* _Your goal_:
Scan the lines below and report each one containing "into" by copying it.

(Items from a dataset)
——
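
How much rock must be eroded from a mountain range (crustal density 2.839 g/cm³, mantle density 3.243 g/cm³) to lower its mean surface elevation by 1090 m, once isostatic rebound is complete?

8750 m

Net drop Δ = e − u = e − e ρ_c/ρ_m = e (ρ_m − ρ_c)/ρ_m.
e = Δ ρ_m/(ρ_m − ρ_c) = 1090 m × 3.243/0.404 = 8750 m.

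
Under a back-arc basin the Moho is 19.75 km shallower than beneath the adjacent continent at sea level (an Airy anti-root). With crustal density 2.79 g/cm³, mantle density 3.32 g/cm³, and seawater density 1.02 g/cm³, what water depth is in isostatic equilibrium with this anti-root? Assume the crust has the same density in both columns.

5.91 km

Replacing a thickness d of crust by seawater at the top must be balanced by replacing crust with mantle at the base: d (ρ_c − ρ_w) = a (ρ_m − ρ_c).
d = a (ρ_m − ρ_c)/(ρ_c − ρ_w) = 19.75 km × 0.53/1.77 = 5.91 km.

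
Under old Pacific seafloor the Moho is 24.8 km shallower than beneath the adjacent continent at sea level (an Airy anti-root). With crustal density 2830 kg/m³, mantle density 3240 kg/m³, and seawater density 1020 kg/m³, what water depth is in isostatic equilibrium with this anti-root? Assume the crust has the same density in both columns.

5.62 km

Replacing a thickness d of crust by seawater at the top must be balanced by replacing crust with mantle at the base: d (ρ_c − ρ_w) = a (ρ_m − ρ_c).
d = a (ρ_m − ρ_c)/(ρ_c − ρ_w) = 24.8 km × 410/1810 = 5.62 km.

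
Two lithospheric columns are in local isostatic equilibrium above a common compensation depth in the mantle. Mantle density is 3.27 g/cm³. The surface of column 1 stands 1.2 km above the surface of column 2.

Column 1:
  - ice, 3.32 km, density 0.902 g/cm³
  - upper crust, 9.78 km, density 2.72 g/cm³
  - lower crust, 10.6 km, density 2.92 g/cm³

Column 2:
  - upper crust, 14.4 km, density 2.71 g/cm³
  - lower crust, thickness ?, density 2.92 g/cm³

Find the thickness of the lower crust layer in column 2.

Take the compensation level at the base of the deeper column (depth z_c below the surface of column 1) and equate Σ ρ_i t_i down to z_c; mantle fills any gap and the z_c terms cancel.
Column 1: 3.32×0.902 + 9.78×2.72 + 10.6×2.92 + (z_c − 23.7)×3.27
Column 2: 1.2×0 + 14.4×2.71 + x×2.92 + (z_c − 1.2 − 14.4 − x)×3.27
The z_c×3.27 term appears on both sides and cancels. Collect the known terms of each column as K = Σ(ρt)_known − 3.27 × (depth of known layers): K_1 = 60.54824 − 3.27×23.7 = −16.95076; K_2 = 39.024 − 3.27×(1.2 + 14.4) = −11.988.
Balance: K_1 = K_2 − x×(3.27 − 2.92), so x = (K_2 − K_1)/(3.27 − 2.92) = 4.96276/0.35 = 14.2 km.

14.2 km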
——
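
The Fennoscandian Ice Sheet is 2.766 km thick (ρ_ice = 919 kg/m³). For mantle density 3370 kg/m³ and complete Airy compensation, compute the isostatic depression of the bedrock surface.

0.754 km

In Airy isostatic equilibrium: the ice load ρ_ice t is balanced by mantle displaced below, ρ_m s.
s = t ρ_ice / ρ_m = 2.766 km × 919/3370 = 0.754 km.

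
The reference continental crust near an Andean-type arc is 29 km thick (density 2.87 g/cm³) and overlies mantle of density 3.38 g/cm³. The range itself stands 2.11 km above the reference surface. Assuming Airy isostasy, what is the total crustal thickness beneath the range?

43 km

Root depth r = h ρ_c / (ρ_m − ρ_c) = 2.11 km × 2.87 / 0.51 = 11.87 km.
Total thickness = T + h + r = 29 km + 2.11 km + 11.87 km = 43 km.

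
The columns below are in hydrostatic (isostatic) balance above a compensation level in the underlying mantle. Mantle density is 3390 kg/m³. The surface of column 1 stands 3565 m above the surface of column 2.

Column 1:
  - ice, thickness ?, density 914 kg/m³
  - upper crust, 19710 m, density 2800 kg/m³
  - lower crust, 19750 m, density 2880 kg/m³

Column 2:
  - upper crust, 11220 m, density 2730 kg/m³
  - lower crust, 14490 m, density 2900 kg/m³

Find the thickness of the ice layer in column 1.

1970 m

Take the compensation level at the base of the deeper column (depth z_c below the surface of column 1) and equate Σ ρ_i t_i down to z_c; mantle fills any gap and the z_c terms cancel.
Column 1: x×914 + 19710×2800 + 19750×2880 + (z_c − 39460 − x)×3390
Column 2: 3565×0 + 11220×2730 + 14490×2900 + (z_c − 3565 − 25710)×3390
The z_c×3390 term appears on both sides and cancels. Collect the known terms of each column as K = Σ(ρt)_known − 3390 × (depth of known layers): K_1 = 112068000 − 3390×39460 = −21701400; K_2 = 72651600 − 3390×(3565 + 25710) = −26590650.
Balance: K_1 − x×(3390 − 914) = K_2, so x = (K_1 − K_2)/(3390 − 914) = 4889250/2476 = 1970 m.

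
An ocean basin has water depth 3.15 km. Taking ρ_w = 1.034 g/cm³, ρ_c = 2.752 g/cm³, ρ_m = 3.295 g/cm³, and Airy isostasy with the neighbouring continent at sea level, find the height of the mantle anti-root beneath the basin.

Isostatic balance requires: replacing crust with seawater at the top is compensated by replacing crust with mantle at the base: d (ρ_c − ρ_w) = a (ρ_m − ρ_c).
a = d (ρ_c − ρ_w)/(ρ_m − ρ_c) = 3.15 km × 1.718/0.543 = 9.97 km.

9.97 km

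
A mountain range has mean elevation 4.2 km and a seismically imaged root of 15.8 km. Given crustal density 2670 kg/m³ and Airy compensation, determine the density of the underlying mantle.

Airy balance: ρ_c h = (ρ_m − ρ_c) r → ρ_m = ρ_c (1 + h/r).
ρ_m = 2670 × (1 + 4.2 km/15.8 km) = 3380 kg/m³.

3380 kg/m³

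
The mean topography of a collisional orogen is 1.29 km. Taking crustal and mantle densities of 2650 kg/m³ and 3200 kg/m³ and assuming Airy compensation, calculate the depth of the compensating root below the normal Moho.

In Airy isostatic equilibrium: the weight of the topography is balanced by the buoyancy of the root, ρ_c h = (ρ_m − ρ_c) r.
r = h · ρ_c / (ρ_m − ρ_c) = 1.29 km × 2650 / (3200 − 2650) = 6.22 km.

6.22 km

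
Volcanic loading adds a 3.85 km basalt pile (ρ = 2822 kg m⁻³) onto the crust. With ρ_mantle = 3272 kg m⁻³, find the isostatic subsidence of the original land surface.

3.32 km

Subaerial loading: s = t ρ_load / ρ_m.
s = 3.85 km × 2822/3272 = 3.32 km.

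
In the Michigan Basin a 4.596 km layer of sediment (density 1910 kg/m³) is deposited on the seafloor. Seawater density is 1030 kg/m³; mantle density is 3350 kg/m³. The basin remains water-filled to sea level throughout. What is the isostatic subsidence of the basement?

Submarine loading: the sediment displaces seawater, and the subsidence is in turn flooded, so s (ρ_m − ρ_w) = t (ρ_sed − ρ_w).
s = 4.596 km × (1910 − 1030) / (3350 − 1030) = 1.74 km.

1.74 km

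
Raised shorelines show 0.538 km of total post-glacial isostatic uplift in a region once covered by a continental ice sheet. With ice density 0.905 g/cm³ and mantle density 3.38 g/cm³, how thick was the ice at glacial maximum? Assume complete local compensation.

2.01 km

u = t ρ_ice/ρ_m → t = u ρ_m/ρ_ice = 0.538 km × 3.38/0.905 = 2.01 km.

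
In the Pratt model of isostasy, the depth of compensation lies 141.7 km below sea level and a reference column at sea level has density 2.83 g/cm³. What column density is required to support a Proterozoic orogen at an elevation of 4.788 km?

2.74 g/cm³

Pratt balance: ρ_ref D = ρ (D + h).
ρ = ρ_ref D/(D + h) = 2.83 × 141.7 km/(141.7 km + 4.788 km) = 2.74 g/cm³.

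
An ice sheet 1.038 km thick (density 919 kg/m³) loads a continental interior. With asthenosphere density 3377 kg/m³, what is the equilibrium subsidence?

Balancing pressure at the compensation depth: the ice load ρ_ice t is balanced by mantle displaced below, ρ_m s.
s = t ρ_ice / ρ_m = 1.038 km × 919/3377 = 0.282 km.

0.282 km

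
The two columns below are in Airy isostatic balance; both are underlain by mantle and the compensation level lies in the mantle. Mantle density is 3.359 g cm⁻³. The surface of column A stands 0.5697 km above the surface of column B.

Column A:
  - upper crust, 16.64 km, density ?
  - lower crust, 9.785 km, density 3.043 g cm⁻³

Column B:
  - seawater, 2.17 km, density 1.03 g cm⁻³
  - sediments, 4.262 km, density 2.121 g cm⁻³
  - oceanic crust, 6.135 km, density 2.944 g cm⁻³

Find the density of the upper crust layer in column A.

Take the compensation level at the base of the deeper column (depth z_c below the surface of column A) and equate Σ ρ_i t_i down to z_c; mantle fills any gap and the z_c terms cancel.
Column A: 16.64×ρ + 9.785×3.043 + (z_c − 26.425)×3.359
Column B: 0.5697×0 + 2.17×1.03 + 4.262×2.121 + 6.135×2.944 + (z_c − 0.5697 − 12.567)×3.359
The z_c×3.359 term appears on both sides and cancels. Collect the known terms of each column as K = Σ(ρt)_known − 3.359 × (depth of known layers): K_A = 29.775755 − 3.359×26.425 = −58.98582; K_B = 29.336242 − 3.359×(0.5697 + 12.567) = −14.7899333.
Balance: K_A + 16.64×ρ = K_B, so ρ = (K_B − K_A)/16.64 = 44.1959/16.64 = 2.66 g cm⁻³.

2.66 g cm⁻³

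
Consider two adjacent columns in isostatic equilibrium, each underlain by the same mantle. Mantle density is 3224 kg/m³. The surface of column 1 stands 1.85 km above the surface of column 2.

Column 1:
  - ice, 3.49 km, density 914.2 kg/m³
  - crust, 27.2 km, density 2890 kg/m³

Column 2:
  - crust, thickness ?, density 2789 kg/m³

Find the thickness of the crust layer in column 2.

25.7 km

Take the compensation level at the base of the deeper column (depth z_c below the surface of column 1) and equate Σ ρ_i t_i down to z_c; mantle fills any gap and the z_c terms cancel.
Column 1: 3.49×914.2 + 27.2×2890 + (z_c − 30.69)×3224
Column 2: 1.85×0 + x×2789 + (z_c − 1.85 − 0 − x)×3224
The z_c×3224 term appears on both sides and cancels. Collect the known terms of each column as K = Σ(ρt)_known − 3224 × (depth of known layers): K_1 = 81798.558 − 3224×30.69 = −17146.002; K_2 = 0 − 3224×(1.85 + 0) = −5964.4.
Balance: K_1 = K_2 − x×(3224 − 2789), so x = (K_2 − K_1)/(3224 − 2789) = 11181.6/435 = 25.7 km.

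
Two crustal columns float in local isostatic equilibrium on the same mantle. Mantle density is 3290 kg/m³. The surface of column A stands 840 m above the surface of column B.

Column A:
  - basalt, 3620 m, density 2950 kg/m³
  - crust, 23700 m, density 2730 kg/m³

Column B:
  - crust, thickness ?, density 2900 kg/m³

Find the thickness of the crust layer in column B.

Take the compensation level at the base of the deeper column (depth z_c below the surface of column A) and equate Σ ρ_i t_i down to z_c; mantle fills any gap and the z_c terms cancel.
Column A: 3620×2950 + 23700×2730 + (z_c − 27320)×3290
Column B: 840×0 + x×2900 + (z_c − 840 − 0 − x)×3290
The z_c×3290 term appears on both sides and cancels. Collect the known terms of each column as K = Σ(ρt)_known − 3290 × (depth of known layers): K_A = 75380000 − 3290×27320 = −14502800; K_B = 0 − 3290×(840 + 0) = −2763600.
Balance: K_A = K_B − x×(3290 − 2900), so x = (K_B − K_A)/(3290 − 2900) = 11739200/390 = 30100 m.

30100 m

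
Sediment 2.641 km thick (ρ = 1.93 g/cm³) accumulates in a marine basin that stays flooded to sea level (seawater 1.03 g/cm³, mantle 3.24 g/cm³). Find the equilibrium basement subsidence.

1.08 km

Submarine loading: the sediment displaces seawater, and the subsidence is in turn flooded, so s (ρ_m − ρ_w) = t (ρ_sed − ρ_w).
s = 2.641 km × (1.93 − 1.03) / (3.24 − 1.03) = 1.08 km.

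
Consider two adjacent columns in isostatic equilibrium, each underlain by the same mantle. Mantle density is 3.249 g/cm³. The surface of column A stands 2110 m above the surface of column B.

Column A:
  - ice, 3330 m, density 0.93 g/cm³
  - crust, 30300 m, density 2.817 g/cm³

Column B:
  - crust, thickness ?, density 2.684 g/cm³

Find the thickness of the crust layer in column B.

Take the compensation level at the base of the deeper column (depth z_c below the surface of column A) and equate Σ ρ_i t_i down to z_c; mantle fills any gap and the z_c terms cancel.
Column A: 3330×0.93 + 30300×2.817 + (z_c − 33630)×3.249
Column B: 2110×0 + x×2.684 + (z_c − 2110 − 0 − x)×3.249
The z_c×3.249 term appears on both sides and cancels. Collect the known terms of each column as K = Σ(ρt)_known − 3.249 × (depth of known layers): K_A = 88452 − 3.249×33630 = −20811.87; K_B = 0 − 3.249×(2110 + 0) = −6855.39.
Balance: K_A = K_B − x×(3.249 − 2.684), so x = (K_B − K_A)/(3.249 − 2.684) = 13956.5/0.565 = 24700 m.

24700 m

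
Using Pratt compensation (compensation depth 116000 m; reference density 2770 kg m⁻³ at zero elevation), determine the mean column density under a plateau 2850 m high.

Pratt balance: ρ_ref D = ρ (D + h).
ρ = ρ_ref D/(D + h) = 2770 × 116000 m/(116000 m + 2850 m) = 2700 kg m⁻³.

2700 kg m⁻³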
——
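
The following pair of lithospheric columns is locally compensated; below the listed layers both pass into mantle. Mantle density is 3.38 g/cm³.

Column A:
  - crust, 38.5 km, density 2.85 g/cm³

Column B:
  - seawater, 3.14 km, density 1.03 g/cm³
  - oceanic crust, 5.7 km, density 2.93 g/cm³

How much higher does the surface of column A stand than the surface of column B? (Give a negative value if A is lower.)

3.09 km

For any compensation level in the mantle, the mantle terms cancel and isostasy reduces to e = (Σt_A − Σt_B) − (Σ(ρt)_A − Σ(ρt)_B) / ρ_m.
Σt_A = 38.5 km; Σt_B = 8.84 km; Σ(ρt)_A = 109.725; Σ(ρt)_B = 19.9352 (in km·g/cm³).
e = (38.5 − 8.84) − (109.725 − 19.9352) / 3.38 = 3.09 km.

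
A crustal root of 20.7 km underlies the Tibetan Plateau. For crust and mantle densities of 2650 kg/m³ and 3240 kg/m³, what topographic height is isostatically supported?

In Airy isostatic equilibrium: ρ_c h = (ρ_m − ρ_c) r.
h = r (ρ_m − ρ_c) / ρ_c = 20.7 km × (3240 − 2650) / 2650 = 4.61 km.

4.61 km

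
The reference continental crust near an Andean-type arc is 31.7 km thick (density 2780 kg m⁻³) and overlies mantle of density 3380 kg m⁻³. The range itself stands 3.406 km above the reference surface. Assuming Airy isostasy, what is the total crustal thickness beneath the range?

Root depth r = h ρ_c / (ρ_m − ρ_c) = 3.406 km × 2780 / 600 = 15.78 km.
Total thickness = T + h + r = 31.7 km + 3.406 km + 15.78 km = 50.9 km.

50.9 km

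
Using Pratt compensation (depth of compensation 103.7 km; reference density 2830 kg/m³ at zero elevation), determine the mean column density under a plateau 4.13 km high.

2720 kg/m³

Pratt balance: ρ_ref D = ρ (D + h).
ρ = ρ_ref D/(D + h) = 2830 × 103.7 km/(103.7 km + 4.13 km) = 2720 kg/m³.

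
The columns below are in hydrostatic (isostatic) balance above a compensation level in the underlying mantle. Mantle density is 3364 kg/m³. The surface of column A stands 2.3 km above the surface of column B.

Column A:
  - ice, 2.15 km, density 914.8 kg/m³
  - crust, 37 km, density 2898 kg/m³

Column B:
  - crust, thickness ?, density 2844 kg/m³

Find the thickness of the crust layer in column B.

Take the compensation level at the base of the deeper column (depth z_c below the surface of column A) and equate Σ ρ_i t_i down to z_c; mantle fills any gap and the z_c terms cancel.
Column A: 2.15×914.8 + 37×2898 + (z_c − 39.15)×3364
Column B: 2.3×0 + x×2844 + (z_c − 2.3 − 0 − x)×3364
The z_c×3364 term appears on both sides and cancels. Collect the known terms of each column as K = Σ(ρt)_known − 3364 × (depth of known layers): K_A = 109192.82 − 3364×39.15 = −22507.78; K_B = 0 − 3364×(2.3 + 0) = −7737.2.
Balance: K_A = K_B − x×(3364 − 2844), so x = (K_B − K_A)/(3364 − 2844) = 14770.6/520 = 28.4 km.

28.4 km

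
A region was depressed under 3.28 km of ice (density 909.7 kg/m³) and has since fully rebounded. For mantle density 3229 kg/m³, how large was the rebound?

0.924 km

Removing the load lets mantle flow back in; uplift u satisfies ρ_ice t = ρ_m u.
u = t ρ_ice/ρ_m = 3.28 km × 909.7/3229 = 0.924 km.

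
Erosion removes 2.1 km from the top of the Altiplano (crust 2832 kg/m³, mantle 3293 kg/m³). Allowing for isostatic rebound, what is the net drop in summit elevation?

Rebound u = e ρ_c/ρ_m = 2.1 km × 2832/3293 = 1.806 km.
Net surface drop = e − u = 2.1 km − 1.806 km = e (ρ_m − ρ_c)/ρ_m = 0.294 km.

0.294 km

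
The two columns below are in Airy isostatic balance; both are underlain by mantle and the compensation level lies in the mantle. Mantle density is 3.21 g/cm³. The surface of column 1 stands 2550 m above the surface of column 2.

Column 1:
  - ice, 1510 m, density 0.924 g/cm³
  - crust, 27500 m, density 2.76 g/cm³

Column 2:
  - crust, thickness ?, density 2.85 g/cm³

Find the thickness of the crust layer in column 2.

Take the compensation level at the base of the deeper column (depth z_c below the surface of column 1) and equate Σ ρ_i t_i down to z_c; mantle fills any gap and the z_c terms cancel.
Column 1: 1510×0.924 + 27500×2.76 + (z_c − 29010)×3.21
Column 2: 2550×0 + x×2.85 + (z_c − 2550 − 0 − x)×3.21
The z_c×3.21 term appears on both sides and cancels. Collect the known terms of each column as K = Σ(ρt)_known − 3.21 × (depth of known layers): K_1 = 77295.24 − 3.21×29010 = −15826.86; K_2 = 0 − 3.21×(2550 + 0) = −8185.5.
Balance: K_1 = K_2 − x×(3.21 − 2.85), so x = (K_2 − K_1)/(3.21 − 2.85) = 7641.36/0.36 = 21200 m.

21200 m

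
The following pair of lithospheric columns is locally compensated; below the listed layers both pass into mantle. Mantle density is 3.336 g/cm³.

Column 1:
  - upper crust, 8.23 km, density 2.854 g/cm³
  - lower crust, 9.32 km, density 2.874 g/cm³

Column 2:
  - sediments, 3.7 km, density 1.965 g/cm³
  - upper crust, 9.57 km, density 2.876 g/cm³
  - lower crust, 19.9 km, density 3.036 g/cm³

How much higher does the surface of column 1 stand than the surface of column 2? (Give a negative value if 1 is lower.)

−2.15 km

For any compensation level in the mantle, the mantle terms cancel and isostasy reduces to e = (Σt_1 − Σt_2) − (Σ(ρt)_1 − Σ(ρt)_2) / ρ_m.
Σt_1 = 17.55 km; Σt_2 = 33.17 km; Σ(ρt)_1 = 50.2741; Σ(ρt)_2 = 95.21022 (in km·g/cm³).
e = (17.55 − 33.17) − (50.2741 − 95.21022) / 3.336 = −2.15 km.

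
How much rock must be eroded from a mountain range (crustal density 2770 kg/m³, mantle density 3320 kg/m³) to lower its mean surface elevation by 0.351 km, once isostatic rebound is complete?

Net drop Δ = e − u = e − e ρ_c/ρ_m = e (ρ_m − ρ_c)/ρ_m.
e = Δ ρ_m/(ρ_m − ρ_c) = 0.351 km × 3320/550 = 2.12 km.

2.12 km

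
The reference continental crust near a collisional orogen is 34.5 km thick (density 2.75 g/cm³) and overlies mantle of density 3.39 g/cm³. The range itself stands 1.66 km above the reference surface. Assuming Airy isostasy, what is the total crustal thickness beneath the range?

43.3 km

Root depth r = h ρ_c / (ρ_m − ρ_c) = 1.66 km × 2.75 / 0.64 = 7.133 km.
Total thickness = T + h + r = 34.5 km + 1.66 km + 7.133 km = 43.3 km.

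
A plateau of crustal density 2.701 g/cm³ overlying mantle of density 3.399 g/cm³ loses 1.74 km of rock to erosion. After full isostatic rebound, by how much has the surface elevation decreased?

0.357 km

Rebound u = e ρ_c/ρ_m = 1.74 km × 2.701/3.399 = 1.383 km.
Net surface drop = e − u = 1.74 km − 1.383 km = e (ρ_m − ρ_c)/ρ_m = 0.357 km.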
——
* _Solution_:
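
The following pair of lithospheric columns is locally compensated; below the listed layers both pass into mantle. Mantle density is 3.38 g/cm³.
The following pair of lithospheric columns is locally compensated; below the listed layers both pass into mantle. Mantle density is 3.336 g/cm³.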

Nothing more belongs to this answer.